> [PROBLEM DETAILS]: Repeat the data exactly, with every line included.

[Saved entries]
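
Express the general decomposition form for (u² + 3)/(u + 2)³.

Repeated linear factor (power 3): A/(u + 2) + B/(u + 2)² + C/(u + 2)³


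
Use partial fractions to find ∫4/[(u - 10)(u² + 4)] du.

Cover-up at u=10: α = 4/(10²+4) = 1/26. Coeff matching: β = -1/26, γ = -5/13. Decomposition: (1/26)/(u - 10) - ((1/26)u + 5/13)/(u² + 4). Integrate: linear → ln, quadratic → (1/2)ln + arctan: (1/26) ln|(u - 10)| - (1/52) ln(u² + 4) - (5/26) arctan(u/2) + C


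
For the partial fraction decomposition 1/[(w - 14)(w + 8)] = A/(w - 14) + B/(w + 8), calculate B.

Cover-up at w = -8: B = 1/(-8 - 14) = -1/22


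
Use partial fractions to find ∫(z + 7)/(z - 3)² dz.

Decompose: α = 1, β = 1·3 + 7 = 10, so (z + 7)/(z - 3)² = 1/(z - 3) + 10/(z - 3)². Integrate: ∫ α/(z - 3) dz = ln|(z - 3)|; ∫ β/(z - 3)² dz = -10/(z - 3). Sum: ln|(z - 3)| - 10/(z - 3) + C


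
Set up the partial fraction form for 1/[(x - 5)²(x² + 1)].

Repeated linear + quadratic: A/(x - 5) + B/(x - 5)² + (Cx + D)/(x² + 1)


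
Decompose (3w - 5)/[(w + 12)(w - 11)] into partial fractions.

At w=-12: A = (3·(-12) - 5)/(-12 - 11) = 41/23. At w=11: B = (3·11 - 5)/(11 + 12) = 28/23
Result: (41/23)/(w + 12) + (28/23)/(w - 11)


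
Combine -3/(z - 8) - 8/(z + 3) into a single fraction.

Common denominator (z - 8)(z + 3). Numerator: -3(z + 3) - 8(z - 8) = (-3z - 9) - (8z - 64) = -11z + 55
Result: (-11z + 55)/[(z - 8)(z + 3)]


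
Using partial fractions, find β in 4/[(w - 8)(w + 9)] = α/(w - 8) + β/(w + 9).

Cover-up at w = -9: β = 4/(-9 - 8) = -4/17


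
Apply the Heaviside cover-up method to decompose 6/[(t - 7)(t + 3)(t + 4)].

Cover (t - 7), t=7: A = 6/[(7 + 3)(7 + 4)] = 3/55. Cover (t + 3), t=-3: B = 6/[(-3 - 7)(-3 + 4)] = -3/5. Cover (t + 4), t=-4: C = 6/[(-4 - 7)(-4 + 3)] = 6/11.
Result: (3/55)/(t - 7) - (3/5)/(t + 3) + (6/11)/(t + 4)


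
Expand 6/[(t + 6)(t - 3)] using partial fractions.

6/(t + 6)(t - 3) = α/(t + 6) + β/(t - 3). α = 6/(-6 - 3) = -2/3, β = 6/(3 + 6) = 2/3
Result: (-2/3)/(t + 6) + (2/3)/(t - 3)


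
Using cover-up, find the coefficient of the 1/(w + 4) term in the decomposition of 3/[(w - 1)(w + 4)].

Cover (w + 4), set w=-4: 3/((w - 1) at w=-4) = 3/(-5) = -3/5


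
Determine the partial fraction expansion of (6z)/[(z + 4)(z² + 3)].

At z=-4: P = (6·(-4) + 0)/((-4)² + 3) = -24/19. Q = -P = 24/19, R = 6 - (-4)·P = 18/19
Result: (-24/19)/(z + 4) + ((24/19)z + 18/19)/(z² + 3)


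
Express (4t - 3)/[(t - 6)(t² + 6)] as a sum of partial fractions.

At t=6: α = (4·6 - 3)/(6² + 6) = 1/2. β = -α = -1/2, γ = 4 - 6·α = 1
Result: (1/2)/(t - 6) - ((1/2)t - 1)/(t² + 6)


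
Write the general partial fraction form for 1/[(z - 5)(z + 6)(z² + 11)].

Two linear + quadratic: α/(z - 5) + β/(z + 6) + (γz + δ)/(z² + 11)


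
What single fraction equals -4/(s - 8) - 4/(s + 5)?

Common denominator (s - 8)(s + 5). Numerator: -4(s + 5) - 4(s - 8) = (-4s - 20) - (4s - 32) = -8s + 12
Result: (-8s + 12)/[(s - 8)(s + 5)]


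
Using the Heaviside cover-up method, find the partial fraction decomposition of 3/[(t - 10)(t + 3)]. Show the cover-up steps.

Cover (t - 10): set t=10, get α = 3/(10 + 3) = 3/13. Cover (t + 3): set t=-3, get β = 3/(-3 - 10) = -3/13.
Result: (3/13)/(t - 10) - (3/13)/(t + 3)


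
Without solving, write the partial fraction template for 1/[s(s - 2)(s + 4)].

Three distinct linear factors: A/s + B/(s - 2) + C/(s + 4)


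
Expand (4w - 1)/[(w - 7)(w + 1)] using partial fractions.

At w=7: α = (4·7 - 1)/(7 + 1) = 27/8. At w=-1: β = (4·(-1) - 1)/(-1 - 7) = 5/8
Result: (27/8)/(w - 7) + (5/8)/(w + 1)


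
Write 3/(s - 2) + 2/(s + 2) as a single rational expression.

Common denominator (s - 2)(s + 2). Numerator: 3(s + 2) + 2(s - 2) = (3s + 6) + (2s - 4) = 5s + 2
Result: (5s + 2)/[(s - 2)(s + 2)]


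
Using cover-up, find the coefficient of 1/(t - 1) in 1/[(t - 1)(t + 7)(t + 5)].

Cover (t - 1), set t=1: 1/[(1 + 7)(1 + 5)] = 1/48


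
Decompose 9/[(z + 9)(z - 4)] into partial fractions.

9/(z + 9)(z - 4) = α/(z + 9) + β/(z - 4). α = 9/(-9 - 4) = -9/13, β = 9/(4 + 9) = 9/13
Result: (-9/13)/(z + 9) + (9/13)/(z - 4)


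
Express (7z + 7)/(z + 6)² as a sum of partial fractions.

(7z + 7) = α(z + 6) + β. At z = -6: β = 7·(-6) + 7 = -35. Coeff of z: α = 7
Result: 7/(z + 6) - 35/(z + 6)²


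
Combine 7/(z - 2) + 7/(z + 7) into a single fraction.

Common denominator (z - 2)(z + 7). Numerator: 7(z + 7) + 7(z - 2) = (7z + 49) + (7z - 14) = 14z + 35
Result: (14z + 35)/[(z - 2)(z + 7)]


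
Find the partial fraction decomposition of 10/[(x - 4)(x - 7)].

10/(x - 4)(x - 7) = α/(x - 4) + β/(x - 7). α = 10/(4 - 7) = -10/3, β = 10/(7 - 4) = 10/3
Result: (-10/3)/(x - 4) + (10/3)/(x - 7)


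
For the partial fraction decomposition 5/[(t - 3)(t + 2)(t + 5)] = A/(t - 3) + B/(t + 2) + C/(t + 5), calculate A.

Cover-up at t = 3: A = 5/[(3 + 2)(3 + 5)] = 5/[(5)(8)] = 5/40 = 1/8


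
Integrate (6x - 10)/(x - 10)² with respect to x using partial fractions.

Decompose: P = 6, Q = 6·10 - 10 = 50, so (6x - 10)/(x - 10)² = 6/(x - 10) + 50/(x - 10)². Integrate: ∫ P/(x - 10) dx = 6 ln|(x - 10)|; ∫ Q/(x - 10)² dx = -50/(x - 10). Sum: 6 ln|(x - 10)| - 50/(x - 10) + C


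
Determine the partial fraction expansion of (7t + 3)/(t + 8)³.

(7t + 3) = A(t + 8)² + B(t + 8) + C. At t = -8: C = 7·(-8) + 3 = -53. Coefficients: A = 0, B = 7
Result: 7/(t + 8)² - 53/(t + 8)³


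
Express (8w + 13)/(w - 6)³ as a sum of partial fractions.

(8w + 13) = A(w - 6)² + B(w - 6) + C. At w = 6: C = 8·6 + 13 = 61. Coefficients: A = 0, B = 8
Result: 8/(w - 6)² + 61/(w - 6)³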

> [RESPONSE FOR THIS EXERCISE]:
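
Express the general decomposition form for (u² + 3)/(u + 2)³.

Repeated linear factor (power 3): A/(u + 2) + B/(u + 2)² + C/(u + 2)³


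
Use partial fractions to find ∫4/[(u - 10)(u² + 4)] du.

Cover-up at u=10: α = 4/(10²+4) = 1/26. Coeff matching: β = -1/26, γ = -5/13. Decomposition: (1/26)/(u - 10) - ((1/26)u + 5/13)/(u² + 4). Integrate: linear → ln, quadratic → (1/2)ln + arctan: (1/26) ln|(u - 10)| - (1/52) ln(u² + 4) - (5/26) arctan(u/2) + C


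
For the partial fraction decomposition 1/[(w - 14)(w + 8)] = A/(w - 14) + B/(w + 8), calculate B.

Cover-up at w = -8: B = 1/(-8 - 14) = -1/22


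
Use partial fractions to find ∫(z + 7)/(z - 3)² dz.

Decompose: α = 1, β = 1·3 + 7 = 10, so (z + 7)/(z - 3)² = 1/(z - 3) + 10/(z - 3)². Integrate: ∫ α/(z - 3) dz = ln|(z - 3)|; ∫ β/(z - 3)² dz = -10/(z - 3). Sum: ln|(z - 3)| - 10/(z - 3) + C


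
Set up the partial fraction form for 1/[(x - 5)²(x² + 1)].

Repeated linear + quadratic: A/(x - 5) + B/(x - 5)² + (Cx + D)/(x² + 1)


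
Decompose (3w - 5)/[(w + 12)(w - 11)] into partial fractions.

At w=-12: A = (3·(-12) - 5)/(-12 - 11) = 41/23. At w=11: B = (3·11 - 5)/(11 + 12) = 28/23
Result: (41/23)/(w + 12) + (28/23)/(w - 11)


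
Combine -3/(z - 8) - 8/(z + 3) into a single fraction.

Common denominator (z - 8)(z + 3). Numerator: -3(z + 3) - 8(z - 8) = (-3z - 9) - (8z - 64) = -11z + 55
Result: (-11z + 55)/[(z - 8)(z + 3)]


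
Using partial fractions, find β in 4/[(w - 8)(w + 9)] = α/(w - 8) + β/(w + 9).

Cover-up at w = -9: β = 4/(-9 - 8) = -4/17


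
Apply the Heaviside cover-up method to decompose 6/[(t - 7)(t + 3)(t + 4)].

Cover (t - 7), t=7: A = 6/[(7 + 3)(7 + 4)] = 3/55. Cover (t + 3), t=-3: B = 6/[(-3 - 7)(-3 + 4)] = -3/5. Cover (t + 4), t=-4: C = 6/[(-4 - 7)(-4 + 3)] = 6/11.
Result: (3/55)/(t - 7) - (3/5)/(t + 3) + (6/11)/(t + 4)


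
Expand 6/[(t + 6)(t - 3)] using partial fractions.

6/(t + 6)(t - 3) = α/(t + 6) + β/(t - 3). α = 6/(-6 - 3) = -2/3, β = 6/(3 + 6) = 2/3
Result: (-2/3)/(t + 6) + (2/3)/(t - 3)


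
Using cover-up, find the coefficient of the 1/(w + 4) term in the decomposition of 3/[(w - 1)(w + 4)].

Cover (w + 4), set w=-4: 3/((w - 1) at w=-4) = 3/(-5) = -3/5


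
Determine the partial fraction expansion of (6z)/[(z + 4)(z² + 3)].

At z=-4: P = (6·(-4) + 0)/((-4)² + 3) = -24/19. Q = -P = 24/19, R = 6 - (-4)·P = 18/19
Result: (-24/19)/(z + 4) + ((24/19)z + 18/19)/(z² + 3)


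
Express (4t - 3)/[(t - 6)(t² + 6)] as a sum of partial fractions.

At t=6: α = (4·6 - 3)/(6² + 6) = 1/2. β = -α = -1/2, γ = 4 - 6·α = 1
Result: (1/2)/(t - 6) - ((1/2)t - 1)/(t² + 6)


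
Write the general partial fraction form for 1/[(z - 5)(z + 6)(z² + 11)].

Two linear + quadratic: α/(z - 5) + β/(z + 6) + (γz + δ)/(z² + 11)


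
What single fraction equals -4/(s - 8) - 4/(s + 5)?

Common denominator (s - 8)(s + 5). Numerator: -4(s + 5) - 4(s - 8) = (-4s - 20) - (4s - 32) = -8s + 12
Result: (-8s + 12)/[(s - 8)(s + 5)]


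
Using the Heaviside cover-up method, find the partial fraction decomposition of 3/[(t - 10)(t + 3)]. Show the cover-up steps.

Cover (t - 10): set t=10, get α = 3/(10 + 3) = 3/13. Cover (t + 3): set t=-3, get β = 3/(-3 - 10) = -3/13.
Result: (3/13)/(t - 10) - (3/13)/(t + 3)


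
Without solving, write the partial fraction template for 1/[s(s - 2)(s + 4)].

Three distinct linear factors: A/s + B/(s - 2) + C/(s + 4)


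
Expand (4w - 1)/[(w - 7)(w + 1)] using partial fractions.

At w=7: α = (4·7 - 1)/(7 + 1) = 27/8. At w=-1: β = (4·(-1) - 1)/(-1 - 7) = 5/8
Result: (27/8)/(w - 7) + (5/8)/(w + 1)


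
Write 3/(s - 2) + 2/(s + 2) as a single rational expression.

Common denominator (s - 2)(s + 2). Numerator: 3(s + 2) + 2(s - 2) = (3s + 6) + (2s - 4) = 5s + 2
Result: (5s + 2)/[(s - 2)(s + 2)]


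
Using cover-up, find the coefficient of 1/(t - 1) in 1/[(t - 1)(t + 7)(t + 5)].

Cover (t - 1), set t=1: 1/[(1 + 7)(1 + 5)] = 1/48


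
Decompose 9/[(z + 9)(z - 4)] into partial fractions.

9/(z + 9)(z - 4) = α/(z + 9) + β/(z - 4). α = 9/(-9 - 4) = -9/13, β = 9/(4 + 9) = 9/13
Result: (-9/13)/(z + 9) + (9/13)/(z - 4)


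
Express (7z + 7)/(z + 6)² as a sum of partial fractions.

(7z + 7) = α(z + 6) + β. At z = -6: β = 7·(-6) + 7 = -35. Coeff of z: α = 7
Result: 7/(z + 6) - 35/(z + 6)²


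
Combine 7/(z - 2) + 7/(z + 7) into a single fraction.

Common denominator (z - 2)(z + 7). Numerator: 7(z + 7) + 7(z - 2) = (7z + 49) + (7z - 14) = 14z + 35
Result: (14z + 35)/[(z - 2)(z + 7)]


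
Find the partial fraction decomposition of 10/[(x - 4)(x - 7)].

10/(x - 4)(x - 7) = α/(x - 4) + β/(x - 7). α = 10/(4 - 7) = -10/3, β = 10/(7 - 4) = 10/3
Result: (-10/3)/(x - 4) + (10/3)/(x - 7)


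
For the partial fraction decomposition 5/[(t - 3)(t + 2)(t + 5)] = A/(t - 3) + B/(t + 2) + C/(t + 5), calculate A.

Cover-up at t = 3: A = 5/[(3 + 2)(3 + 5)] = 5/[(5)(8)] = 5/40 = 1/8


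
Integrate (6x - 10)/(x - 10)² with respect to x using partial fractions.

Decompose: P = 6, Q = 6·10 - 10 = 50, so (6x - 10)/(x - 10)² = 6/(x - 10) + 50/(x - 10)². Integrate: ∫ P/(x - 10) dx = 6 ln|(x - 10)|; ∫ Q/(x - 10)² dx = -50/(x - 10). Sum: 6 ln|(x - 10)| - 50/(x - 10) + C


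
Determine the partial fraction expansion of (7t + 3)/(t + 8)³.

(7t + 3) = A(t + 8)² + B(t + 8) + C. At t = -8: C = 7·(-8) + 3 = -53. Coefficients: A = 0, B = 7
Result: 7/(t + 8)² - 53/(t + 8)³


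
Express (8w + 13)/(w - 6)³ as a sum of partial fractions.

(8w + 13) = A(w - 6)² + B(w - 6) + C. At w = 6: C = 8·6 + 13 = 61. Coefficients: A = 0, B = 8
Result: 8/(w - 6)² + 61/(w - 6)³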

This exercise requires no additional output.